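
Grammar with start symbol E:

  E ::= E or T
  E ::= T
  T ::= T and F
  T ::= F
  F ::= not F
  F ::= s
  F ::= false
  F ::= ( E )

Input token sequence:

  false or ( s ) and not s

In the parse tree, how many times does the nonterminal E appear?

[E [E [T [F false]]] or [T [T [F ( [E [T [F s]]] )]] and [F not [F s]]]]

3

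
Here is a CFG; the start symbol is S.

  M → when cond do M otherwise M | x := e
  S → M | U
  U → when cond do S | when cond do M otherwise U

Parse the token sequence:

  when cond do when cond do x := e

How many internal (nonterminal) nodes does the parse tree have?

6

[S [U when cond do [S [U when cond do [S [M x := e]]]]]]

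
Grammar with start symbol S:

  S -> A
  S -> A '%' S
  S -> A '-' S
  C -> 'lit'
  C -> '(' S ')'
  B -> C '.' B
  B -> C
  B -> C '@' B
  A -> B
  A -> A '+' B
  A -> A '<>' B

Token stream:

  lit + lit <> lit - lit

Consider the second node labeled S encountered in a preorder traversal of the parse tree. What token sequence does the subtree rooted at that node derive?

[S [A [A [A [B [C lit]]] + [B [C lit]]] <> [B [C lit]]] - [S [A [B [C lit]]]]]

lit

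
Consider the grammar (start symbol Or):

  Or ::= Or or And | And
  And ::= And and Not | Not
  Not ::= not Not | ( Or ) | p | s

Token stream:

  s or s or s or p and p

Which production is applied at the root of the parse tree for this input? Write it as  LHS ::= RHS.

Or ::= Or or And

[Or [Or [Or [Or [And [Not s]]] or [And [Not s]]] or [And [Not s]]] or [And [And [Not p]] and [Not p]]]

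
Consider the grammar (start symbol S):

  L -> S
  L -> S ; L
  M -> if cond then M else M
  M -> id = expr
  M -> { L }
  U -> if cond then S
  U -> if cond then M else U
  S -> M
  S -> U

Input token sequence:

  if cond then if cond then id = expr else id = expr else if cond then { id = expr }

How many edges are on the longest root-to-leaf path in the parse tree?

[S [U if cond then [M if cond then [M id = expr] else [M id = expr]] else [U if cond then [S [M { [L [S [M id = expr]]] }]]]]]

8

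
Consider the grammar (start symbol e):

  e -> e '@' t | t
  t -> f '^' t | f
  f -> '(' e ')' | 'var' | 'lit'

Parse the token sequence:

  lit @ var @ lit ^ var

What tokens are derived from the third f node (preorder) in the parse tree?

lit

[e [e [e [t [f lit]]] @ [t [f var]]] @ [t [f lit] ^ [t [f var]]]]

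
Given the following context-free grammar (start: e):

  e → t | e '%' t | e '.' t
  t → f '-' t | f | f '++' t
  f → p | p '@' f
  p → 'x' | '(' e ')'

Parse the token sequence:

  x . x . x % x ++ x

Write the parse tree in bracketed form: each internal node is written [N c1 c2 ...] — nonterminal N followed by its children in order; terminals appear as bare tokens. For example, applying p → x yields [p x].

e
e % t
e . t % t
e . t . t % t
t . t . t % t
f . t . t % t
p . t . t % t
x . t . t % t
x . f . t % t
x . p . t % t
x . x . t % t
x . x . f % t
x . x . p % t
x . x . x % t
x . x . x % f ++ t
x . x . x % p ++ t
x . x . x % x ++ t
x . x . x % x ++ f
x . x . x % x ++ p
x . x . x % x ++ x

[e [e [e [e [t [f [p x]]]] . [t [f [p x]]]] . [t [f [p x]]]] % [t [f [p x]] ++ [t [f [p x]]]]]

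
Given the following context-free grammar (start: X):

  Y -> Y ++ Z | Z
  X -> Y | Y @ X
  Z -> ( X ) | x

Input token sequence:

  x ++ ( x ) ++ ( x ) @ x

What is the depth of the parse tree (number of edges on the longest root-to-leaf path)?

[X [Y [Y [Y [Z x]] ++ [Z ( [X [Y [Z x]]] )]] ++ [Z ( [X [Y [Z x]]] )]] @ [X [Y [Z x]]]]

7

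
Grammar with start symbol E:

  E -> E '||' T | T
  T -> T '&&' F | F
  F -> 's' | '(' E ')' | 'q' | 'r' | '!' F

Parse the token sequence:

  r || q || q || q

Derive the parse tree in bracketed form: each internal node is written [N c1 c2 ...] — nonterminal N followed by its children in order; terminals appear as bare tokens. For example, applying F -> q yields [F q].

[E [E [E [E [T [F r]]] || [T [F q]]] || [T [F q]]] || [T [F q]]]

E
E || T
E || T || T
E || T || T || T
T || T || T || T
F || T || T || T
r || T || T || T
r || F || T || T
r || q || T || T
r || q || F || T
r || q || q || T
r || q || q || F
r || q || q || q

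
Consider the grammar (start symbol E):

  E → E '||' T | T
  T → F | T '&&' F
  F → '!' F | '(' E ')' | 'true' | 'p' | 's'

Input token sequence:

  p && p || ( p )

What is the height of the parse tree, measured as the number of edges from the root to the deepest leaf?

6

[E [E [T [T [F p]] && [F p]]] || [T [F ( [E [T [F p]]] )]]]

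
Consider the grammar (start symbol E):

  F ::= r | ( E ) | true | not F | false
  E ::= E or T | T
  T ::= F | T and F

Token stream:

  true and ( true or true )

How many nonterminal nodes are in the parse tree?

11

[E [T [T [F true]] and [F ( [E [E [T [F true]]] or [T [F true]]] )]]]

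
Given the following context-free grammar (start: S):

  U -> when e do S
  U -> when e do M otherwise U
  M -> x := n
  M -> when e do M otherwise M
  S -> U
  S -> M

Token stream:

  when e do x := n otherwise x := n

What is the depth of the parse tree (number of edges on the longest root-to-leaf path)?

[S [M when e do [M x := n] otherwise [M x := n]]]

3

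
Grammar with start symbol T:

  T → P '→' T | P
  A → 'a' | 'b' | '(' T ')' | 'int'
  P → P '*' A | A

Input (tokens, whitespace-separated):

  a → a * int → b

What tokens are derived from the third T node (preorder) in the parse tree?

b

[T [P [A a]] → [T [P [P [A a]] * [A int]] → [T [P [A b]]]]]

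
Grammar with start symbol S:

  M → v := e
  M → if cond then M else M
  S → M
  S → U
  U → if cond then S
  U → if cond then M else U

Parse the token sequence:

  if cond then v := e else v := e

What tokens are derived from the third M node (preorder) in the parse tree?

v := e

[S [M if cond then [M v := e] else [M v := e]]]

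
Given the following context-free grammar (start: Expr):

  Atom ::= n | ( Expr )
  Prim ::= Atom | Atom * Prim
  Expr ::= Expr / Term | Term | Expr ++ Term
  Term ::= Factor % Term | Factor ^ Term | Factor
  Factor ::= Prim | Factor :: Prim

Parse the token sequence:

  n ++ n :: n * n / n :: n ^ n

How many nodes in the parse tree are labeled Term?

4

[Expr [Expr [Expr [Term [Factor [Prim [Atom n]]]]] ++ [Term [Factor [Factor [Prim [Atom n]]] :: [Prim [Atom n] * [Prim [Atom n]]]]]] / [Term [Factor [Factor [Prim [Atom n]]] :: [Prim [Atom n]]] ^ [Term [Factor [Prim [Atom n]]]]]]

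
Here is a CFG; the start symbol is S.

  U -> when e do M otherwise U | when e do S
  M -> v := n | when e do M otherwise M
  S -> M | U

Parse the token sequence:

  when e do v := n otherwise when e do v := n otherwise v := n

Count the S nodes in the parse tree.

1

[S [M when e do [M v := n] otherwise [M when e do [M v := n] otherwise [M v := n]]]]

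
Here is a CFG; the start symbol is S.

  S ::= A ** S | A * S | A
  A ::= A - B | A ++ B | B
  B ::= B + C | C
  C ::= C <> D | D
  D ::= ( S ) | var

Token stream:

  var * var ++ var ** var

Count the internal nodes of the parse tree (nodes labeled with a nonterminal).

[S [A [B [C [D var]]]] * [S [A [A [B [C [D var]]]] ++ [B [C [D var]]]] ** [S [A [B [C [D var]]]]]]]

19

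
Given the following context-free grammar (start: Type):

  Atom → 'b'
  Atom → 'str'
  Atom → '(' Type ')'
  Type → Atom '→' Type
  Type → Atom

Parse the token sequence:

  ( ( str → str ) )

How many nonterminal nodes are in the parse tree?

[Type [Atom ( [Type [Atom ( [Type [Atom str] → [Type [Atom str]]] )]] )]]

8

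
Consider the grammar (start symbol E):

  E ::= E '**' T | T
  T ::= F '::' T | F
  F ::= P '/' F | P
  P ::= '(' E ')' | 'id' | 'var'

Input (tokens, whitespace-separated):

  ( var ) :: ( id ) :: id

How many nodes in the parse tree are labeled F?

[E [T [F [P ( [E [T [F [P var]]]] )]] :: [T [F [P ( [E [T [F [P id]]]] )]] :: [T [F [P id]]]]]]

5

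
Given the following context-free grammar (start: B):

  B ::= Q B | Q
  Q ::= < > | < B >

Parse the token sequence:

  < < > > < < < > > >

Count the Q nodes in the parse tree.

5

[B [Q < [B [Q < >]] >] [B [Q < [B [Q < [B [Q < >]] >]] >]]]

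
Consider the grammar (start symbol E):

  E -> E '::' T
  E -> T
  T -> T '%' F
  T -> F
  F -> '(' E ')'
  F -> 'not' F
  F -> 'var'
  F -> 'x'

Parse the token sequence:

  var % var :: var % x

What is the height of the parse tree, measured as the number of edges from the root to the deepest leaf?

5

[E [E [T [T [F var]] % [F var]]] :: [T [T [F var]] % [F x]]]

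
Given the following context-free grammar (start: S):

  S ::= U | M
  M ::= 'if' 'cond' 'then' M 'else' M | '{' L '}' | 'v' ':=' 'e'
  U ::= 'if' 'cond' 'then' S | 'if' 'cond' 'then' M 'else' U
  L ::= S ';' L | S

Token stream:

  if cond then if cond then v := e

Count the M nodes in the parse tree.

1

[S [U if cond then [S [U if cond then [S [M v := e]]]]]]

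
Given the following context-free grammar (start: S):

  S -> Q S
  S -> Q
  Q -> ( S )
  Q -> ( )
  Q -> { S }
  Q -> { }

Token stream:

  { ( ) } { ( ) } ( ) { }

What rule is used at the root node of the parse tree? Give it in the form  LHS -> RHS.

[S [Q { [S [Q ( )]] }] [S [Q { [S [Q ( )]] }] [S [Q ( )] [S [Q { }]]]]]

S -> Q S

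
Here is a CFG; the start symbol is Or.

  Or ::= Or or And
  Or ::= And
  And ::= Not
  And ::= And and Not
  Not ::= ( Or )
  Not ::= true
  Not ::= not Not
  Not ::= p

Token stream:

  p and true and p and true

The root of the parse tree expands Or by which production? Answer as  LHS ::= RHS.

Or ::= And

[Or [And [And [And [And [Not p]] and [Not true]] and [Not p]] and [Not true]]]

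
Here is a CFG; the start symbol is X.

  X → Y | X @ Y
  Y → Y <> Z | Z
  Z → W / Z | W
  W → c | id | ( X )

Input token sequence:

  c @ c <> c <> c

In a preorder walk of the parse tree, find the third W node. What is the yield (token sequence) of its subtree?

[X [X [Y [Z [W c]]]] @ [Y [Y [Y [Z [W c]]] <> [Z [W c]]] <> [Z [W c]]]]

c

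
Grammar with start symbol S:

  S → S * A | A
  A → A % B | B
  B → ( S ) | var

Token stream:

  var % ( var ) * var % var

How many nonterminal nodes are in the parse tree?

13

[S [S [A [A [B var]] % [B ( [S [A [B var]]] )]]] * [A [A [B var]] % [B var]]]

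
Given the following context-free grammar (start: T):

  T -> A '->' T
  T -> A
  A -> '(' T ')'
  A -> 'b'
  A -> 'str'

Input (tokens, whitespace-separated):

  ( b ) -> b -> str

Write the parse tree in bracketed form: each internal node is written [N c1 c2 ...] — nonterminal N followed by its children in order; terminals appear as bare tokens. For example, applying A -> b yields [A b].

[T [A ( [T [A b]] )] -> [T [A b] -> [T [A str]]]]

T
A -> T
( T ) -> T
( A ) -> T
( b ) -> T
( b ) -> A -> T
( b ) -> b -> T
( b ) -> b -> A
( b ) -> b -> str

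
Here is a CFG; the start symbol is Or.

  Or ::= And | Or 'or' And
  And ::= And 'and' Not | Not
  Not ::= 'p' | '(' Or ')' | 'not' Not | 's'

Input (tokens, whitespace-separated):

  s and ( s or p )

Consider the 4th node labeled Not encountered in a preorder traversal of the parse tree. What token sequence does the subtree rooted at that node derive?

p

[Or [And [And [Not s]] and [Not ( [Or [Or [And [Not s]]] or [And [Not p]]] )]]]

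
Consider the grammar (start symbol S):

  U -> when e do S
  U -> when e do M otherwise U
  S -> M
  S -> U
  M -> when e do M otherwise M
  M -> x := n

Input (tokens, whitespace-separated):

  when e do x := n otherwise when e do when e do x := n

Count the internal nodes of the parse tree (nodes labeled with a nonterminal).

[S [U when e do [M x := n] otherwise [U when e do [S [U when e do [S [M x := n]]]]]]]

8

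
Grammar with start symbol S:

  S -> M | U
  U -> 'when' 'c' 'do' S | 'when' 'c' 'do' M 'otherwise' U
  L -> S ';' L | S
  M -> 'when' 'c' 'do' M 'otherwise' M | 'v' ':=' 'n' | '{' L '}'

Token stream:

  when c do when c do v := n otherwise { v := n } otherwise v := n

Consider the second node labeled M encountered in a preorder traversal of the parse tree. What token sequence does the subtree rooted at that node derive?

when c do v := n otherwise { v := n }

[S [M when c do [M when c do [M v := n] otherwise [M { [L [S [M v := n]]] }]] otherwise [M v := n]]]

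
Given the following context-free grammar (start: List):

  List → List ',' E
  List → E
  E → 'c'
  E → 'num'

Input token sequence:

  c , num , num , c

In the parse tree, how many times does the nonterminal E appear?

[List [List [List [List [E c]] , [E num]] , [E num]] , [E c]]

4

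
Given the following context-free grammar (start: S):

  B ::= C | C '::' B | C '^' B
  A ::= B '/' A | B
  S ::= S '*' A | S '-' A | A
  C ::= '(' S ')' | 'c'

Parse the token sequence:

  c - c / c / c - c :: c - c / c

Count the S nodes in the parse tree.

[S [S [S [S [A [B [C c]]]] - [A [B [C c]] / [A [B [C c]] / [A [B [C c]]]]]] - [A [B [C c] :: [B [C c]]]]] - [A [B [C c]] / [A [B [C c]]]]]

4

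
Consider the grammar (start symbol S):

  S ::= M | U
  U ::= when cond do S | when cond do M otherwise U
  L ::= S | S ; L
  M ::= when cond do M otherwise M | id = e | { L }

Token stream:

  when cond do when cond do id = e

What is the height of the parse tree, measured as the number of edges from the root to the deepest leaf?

[S [U when cond do [S [U when cond do [S [M id = e]]]]]]

6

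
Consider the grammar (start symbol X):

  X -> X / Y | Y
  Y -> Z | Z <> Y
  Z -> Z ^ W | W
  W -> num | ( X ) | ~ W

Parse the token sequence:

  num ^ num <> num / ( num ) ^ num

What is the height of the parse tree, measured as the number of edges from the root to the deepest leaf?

9

[X [X [Y [Z [Z [W num]] ^ [W num]] <> [Y [Z [W num]]]]] / [Y [Z [Z [W ( [X [Y [Z [W num]]]] )]] ^ [W num]]]]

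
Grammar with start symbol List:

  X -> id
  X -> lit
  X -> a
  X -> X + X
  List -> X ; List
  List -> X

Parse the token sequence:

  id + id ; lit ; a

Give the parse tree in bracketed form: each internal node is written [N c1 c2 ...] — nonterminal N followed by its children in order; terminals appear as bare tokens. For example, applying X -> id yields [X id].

List
X ; List
X + X ; List
id + X ; List
id + id ; List
id + id ; X ; List
id + id ; lit ; List
id + id ; lit ; X
id + id ; lit ; a

[List [X [X id] + [X id]] ; [List [X lit] ; [List [X a]]]]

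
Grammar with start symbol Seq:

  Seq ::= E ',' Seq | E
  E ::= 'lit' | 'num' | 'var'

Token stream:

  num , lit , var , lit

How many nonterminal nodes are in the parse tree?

[Seq [E num] , [Seq [E lit] , [Seq [E var] , [Seq [E lit]]]]]

8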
● ● ● ● ●
> _TASK DETAILS_
The lines in the records above that include the word "free" must be copied out.

> _ANSWER BOX_
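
Given the following context-free grammar (start: e):
Given the following context-free grammar (start: X):
Given the following context-free grammar (start: S):
Given the following context-free grammar (start: Expr):
Given the following context-free grammar (start: Type):
Given the following context-free grammar (start: B):
Given the following context-free grammar (start: S):
Given the following context-free grammar (start: S):
Given the following context-free grammar (start: T):
Given the following context-free grammar (start: List):
Given the following context-free grammar (start: S):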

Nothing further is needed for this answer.